● **Prompt**: Your task is to write out exactly the lines of the listing below, from the first down to the line that holds "f(n) = ln(n)".

● **The data**:
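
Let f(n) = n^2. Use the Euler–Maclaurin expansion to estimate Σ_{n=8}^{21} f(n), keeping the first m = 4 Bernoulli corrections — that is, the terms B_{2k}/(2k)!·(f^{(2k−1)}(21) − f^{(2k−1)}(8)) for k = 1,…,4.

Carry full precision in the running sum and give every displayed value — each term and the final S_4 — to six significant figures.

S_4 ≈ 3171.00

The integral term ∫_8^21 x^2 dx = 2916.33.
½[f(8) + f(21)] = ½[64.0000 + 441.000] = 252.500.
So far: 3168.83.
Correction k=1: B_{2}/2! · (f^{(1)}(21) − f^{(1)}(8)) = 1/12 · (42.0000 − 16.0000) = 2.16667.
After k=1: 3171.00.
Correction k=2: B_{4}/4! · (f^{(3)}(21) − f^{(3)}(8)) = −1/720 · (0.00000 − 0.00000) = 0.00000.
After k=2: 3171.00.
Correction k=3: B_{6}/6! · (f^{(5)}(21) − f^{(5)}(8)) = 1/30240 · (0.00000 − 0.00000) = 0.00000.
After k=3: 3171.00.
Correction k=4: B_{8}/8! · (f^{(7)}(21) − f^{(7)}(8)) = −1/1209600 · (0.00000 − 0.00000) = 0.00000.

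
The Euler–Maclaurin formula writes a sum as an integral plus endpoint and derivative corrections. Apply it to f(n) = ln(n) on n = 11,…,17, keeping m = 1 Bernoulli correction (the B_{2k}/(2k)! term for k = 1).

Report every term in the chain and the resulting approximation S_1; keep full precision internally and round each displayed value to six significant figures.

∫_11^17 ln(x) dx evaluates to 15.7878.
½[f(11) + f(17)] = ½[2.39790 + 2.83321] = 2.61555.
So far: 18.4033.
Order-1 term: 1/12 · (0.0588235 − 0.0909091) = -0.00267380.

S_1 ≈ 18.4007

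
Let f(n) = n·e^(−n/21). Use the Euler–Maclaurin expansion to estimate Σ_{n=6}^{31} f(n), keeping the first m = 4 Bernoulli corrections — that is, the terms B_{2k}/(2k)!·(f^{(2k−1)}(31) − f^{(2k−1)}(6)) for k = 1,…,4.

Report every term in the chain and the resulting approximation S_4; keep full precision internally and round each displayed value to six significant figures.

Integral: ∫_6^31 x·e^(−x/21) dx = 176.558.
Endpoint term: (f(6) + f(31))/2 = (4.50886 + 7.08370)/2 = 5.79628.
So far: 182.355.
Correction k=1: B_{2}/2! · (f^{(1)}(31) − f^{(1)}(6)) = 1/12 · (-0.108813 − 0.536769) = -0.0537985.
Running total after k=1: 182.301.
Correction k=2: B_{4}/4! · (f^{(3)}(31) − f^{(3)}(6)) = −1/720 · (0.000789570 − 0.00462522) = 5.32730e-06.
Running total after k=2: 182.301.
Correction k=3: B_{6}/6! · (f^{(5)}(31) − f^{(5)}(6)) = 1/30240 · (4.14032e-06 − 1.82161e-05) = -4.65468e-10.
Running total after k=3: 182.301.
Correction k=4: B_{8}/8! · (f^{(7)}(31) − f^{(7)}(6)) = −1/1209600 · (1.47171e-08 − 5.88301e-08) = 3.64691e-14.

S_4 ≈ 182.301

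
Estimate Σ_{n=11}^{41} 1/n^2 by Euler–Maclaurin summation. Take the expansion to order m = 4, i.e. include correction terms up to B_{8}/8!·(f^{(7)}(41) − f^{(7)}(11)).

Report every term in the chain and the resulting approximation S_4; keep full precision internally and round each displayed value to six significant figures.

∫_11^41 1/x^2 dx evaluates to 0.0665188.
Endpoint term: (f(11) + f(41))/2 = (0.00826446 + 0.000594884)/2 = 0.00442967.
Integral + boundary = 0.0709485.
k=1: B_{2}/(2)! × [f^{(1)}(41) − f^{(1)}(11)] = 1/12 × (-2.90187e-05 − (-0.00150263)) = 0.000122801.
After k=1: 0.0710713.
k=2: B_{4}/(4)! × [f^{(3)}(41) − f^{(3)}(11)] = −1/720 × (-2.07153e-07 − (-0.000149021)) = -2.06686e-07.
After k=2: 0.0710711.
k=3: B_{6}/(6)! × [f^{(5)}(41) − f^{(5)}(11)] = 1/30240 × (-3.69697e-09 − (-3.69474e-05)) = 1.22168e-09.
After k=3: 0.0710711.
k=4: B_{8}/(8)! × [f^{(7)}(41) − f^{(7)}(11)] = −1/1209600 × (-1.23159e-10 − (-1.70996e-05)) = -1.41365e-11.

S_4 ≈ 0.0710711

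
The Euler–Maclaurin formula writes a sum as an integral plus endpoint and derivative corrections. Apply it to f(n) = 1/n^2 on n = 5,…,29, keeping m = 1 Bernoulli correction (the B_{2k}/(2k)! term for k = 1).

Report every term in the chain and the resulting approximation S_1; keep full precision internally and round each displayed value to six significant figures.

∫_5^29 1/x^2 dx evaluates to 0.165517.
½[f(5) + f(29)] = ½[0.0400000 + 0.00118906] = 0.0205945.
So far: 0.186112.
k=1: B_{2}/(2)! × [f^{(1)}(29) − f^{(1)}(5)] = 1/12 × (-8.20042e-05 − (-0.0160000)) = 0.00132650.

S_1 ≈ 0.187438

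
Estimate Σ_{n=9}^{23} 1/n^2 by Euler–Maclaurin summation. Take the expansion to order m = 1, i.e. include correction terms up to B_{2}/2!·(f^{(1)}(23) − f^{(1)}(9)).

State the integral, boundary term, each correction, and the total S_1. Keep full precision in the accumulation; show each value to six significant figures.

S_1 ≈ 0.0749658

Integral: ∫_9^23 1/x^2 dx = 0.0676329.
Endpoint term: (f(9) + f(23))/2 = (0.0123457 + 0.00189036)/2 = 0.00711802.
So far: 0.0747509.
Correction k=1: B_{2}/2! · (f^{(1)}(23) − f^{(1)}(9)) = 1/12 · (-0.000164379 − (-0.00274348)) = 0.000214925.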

● **Answer space**:
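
Let f(n) = n^2. Use the Euler–Maclaurin expansion to estimate Σ_{n=8}^{21} f(n), keeping the first m = 4 Bernoulli corrections — that is, the terms B_{2k}/(2k)!·(f^{(2k−1)}(21) − f^{(2k−1)}(8)) for k = 1,…,4.

Carry full precision in the running sum and give every displayed value — each term and the final S_4 — to six significant figures.

S_4 ≈ 3171.00

The integral term ∫_8^21 x^2 dx = 2916.33.
½[f(8) + f(21)] = ½[64.0000 + 441.000] = 252.500.
So far: 3168.83.
Correction k=1: B_{2}/2! · (f^{(1)}(21) − f^{(1)}(8)) = 1/12 · (42.0000 − 16.0000) = 2.16667.
After k=1: 3171.00.
Correction k=2: B_{4}/4! · (f^{(3)}(21) − f^{(3)}(8)) = −1/720 · (0.00000 − 0.00000) = 0.00000.
After k=2: 3171.00.
Correction k=3: B_{6}/6! · (f^{(5)}(21) − f^{(5)}(8)) = 1/30240 · (0.00000 − 0.00000) = 0.00000.
After k=3: 3171.00.
Correction k=4: B_{8}/8! · (f^{(7)}(21) − f^{(7)}(8)) = −1/1209600 · (0.00000 − 0.00000) = 0.00000.

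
The Euler–Maclaurin formula writes a sum as an integral plus endpoint and derivative corrections. Apply it to f(n) = ln(n) on n = 11,…,17, keeping m = 1 Bernoulli correction (the B_{2k}/(2k)! term for k = 1).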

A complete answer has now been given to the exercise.